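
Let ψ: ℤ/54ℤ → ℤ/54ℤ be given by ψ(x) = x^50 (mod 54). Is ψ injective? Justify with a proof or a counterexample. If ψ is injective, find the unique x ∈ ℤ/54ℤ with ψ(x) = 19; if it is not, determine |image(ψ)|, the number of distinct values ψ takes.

ψ(0) = 0^50 = 0.
ψ(6): Repeated squaring mod 54: 6^1 ≡ 6, 6^2 ≡ 6² = 36, 6^4 ≡ 36² = 1296 ≡ 0, 6^8 ≡ 0² = 0, 6^16 ≡ 0² = 0, 6^32 ≡ 0² = 0. Since 50 = 32 + 16 + 2, 6^50 ≡ 0·0·36: 0·0 = 0, then 0·36 = 0. So 6^50 ≡ 0 (mod 54).
So ψ(0) = ψ(6) = 0 while 0 ≠ 6, thus ψ is not injective.
Since ψ is not injective, we determine |image(ψ)|. Computing x^50 mod 54 for each x (by repeated squaring, reducing mod 54 at every step), the values ψ(0), ψ(1), …, ψ(53) are: 0, 1, 22, 27, 52, 7, 0, 13, 10, 27, 46, 31, 0, 43, 16, 27, 4, 19, 0, 37, 40, 27, 34, 25, 0, 49, 28, 27, 28, 49, 0, 25, 34, 27, 40, 37, 0, 19, 4, 27, 16, 43, 0, 31, 46, 27, 10, 13, 0, 7, 52, 27, 22, 1.
The distinct values are {0, 1, 4, 7, 10, 13, 16, 19, 22, 25, 27, 28, 31, 34, 37, 40, 43, 46, 49, 52}; there are 20 of them.

20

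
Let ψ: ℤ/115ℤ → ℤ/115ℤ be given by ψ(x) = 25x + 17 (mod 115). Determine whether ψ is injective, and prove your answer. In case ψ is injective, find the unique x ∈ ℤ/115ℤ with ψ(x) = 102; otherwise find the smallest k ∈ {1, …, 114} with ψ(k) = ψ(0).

23

Recall: injectivity means: for all u, v in the domain, ψ(u) = ψ(v) implies u = v.
We have gcd(25, 115) = 5 > 1. Taking u = 0 and v = 23: ψ(0) = 17 and ψ(23) = 25·23 + 17 = 592 ≡ 17 (mod 115).
So ψ(0) = ψ(23) while 0 ≠ 23, so ψ is not injective.
Since ψ is not injective, we find the least positive k with ψ(k) = ψ(0): this means 25k ≡ 0 (mod 115), i.e. 115 ∣ 25k. Since gcd(25, 115) = 5, dividing through by 5 this holds exactly when 23 ∣ 5k, and as gcd(5, 23) = 1, exactly when 23 ∣ k.
The smallest positive such k is 23.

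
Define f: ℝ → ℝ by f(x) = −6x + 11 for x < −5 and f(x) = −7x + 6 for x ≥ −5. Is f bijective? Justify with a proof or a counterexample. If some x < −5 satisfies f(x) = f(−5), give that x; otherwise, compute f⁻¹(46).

-35/6

Both pieces are strictly decreasing (slopes −6 and −7), so each is injective on its own interval.
The left piece maps (−∞, −5) onto (41, ∞); the right piece maps [−5, ∞) onto (−∞, 41].
Since 41 = 41, the images partition ℝ: f is injective and surjective, hence bijective.
Because the two images are disjoint, no x < −5 has f(x) = f(−5), so we compute f⁻¹(46): 46 lies in (41, ∞), so solve −6x + 11 = 46: x = (46 − 11)/(−6) = −35/6.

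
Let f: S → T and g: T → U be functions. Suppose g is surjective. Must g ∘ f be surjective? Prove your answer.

No. Take S = {0}, T = U = {0, 1, 2, 3}, f(0) = 0, and g = identity (surjective).
Then (g ∘ f)(0) = 0, and 3 ∈ U has no preimage under g ∘ f, so g ∘ f is not surjective.

not surjective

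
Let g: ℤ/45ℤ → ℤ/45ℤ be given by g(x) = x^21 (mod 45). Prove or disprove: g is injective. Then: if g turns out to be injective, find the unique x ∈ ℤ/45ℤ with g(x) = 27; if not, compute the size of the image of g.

15

g(0) = 0^21 = 0.
g(15): Repeated squaring mod 45: 15^1 ≡ 15, 15^2 ≡ 15² = 225 ≡ 0, 15^4 ≡ 0² = 0, 15^8 ≡ 0² = 0, 15^16 ≡ 0² = 0. Since 21 = 16 + 4 + 1, 15^21 ≡ 0·0·15: 0·0 = 0, then 0·15 = 0. So 15^21 ≡ 0 (mod 45).
So g(0) = g(15) = 0 while 0 ≠ 15, hence g is not injective.
Since g is not injective, we determine |image(g)|. Computing x^21 mod 45 for each x (by repeated squaring, reducing mod 45 at every step), the values g(0), g(1), …, g(44) are: 0, 1, 17, 18, 19, 35, 36, 37, 8, 9, 10, 26, 27, 28, 44, 0, 1, 17, 18, 19, 35, 36, 37, 8, 9, 10, 26, 27, 28, 44, 0, 1, 17, 18, 19, 35, 36, 37, 8, 9, 10, 26, 27, 28, 44.
The distinct values are {0, 1, 8, 9, 10, 17, 18, 19, 26, 27, 28, 35, 36, 37, 44}; there are 15 of them.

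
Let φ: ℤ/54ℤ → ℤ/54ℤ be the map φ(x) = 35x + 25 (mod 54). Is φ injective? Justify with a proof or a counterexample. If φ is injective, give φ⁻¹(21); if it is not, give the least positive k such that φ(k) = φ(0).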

- - - - - - -

→ **Problem description**:
Every line of the listing above is to be written out again exactly.

→ **Written solution**:
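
Let ψ: ℤ/54ℤ → ℤ/54ℤ be given by ψ(x) = x^50 (mod 54). Is ψ injective? Justify with a proof or a counterexample. If ψ is injective, find the unique x ∈ ℤ/54ℤ with ψ(x) = 19; if it is not, determine |image(ψ)|, the number of distinct values ψ takes.

ψ(0) = 0^50 = 0.
ψ(6): Repeated squaring mod 54: 6^1 ≡ 6, 6^2 ≡ 6² = 36, 6^4 ≡ 36² = 1296 ≡ 0, 6^8 ≡ 0² = 0, 6^16 ≡ 0² = 0, 6^32 ≡ 0² = 0. Since 50 = 32 + 16 + 2, 6^50 ≡ 0·0·36: 0·0 = 0, then 0·36 = 0. So 6^50 ≡ 0 (mod 54).
So ψ(0) = ψ(6) = 0 while 0 ≠ 6, thus ψ is not injective.
Since ψ is not injective, we determine |image(ψ)|. Computing x^50 mod 54 for each x (by repeated squaring, reducing mod 54 at every step), the values ψ(0), ψ(1), …, ψ(53) are: 0, 1, 22, 27, 52, 7, 0, 13, 10, 27, 46, 31, 0, 43, 16, 27, 4, 19, 0, 37, 40, 27, 34, 25, 0, 49, 28, 27, 28, 49, 0, 25, 34, 27, 40, 37, 0, 19, 4, 27, 16, 43, 0, 31, 46, 27, 10, 13, 0, 7, 52, 27, 22, 1.
The distinct values are {0, 1, 4, 7, 10, 13, 16, 19, 22, 25, 27, 28, 31, 34, 37, 40, 43, 46, 49, 52}; there are 20 of them.

20

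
Let ψ: ℤ/115ℤ → ℤ/115ℤ be given by ψ(x) = 25x + 17 (mod 115). Determine whether ψ is injective, and prove your answer. In case ψ is injective, find the unique x ∈ ℤ/115ℤ with ψ(x) = 102; otherwise find the smallest k ∈ {1, …, 114} with ψ(k) = ψ(0).

23

Recall: injectivity means: for all u, v in the domain, ψ(u) = ψ(v) implies u = v.
We have gcd(25, 115) = 5 > 1. Taking u = 0 and v = 23: ψ(0) = 17 and ψ(23) = 25·23 + 17 = 592 ≡ 17 (mod 115).
So ψ(0) = ψ(23) while 0 ≠ 23, so ψ is not injective.
Since ψ is not injective, we find the least positive k with ψ(k) = ψ(0): this means 25k ≡ 0 (mod 115), i.e. 115 ∣ 25k. Since gcd(25, 115) = 5, dividing through by 5 this holds exactly when 23 ∣ 5k, and as gcd(5, 23) = 1, exactly when 23 ∣ k.
The smallest positive such k is 23.

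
Define f: ℝ → ℝ by f(x) = −6x + 11 for x < −5 and f(x) = −7x + 6 for x ≥ −5. Is f bijective? Justify with a proof or a counterexample. If some x < −5 satisfies f(x) = f(−5), give that x; otherwise, compute f⁻¹(46).

-35/6

Both pieces are strictly decreasing (slopes −6 and −7), so each is injective on its own interval.
The left piece maps (−∞, −5) onto (41, ∞); the right piece maps [−5, ∞) onto (−∞, 41].
Since 41 = 41, the images partition ℝ: f is injective and surjective, hence bijective.
Because the two images are disjoint, no x < −5 has f(x) = f(−5), so we compute f⁻¹(46): 46 lies in (41, ∞), so solve −6x + 11 = 46: x = (46 − 11)/(−6) = −35/6.

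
Let f: S → T and g: T → U be functions. Suppose g is surjective. Must g ∘ f be surjective? Prove your answer.

No. Take S = {0}, T = U = {0, 1, 2, 3}, f(0) = 0, and g = identity (surjective).
Then (g ∘ f)(0) = 0, and 3 ∈ U has no preimage under g ∘ f, so g ∘ f is not surjective.

not surjective

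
Let g: ℤ/45ℤ → ℤ/45ℤ be given by g(x) = x^21 (mod 45). Prove or disprove: g is injective. Then: if g turns out to be injective, find the unique x ∈ ℤ/45ℤ with g(x) = 27; if not, compute the size of the image of g.

15

g(0) = 0^21 = 0.
g(15): Repeated squaring mod 45: 15^1 ≡ 15, 15^2 ≡ 15² = 225 ≡ 0, 15^4 ≡ 0² = 0, 15^8 ≡ 0² = 0, 15^16 ≡ 0² = 0. Since 21 = 16 + 4 + 1, 15^21 ≡ 0·0·15: 0·0 = 0, then 0·15 = 0. So 15^21 ≡ 0 (mod 45).
So g(0) = g(15) = 0 while 0 ≠ 15, hence g is not injective.
Since g is not injective, we determine |image(g)|. Computing x^21 mod 45 for each x (by repeated squaring, reducing mod 45 at every step), the values g(0), g(1), …, g(44) are: 0, 1, 17, 18, 19, 35, 36, 37, 8, 9, 10, 26, 27, 28, 44, 0, 1, 17, 18, 19, 35, 36, 37, 8, 9, 10, 26, 27, 28, 44, 0, 1, 17, 18, 19, 35, 36, 37, 8, 9, 10, 26, 27, 28, 44.
The distinct values are {0, 1, 8, 9, 10, 17, 18, 19, 26, 27, 28, 35, 36, 37, 44}; there are 15 of them.

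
Let φ: ℤ/54ℤ → ℤ/54ℤ be the map φ(x) = 35x + 25 (mod 54). Is φ injective? Justify with a proof or a counterexample. If φ is injective, give φ⁻¹(21); if it is not, give the least positive k such that φ(k) = φ(0).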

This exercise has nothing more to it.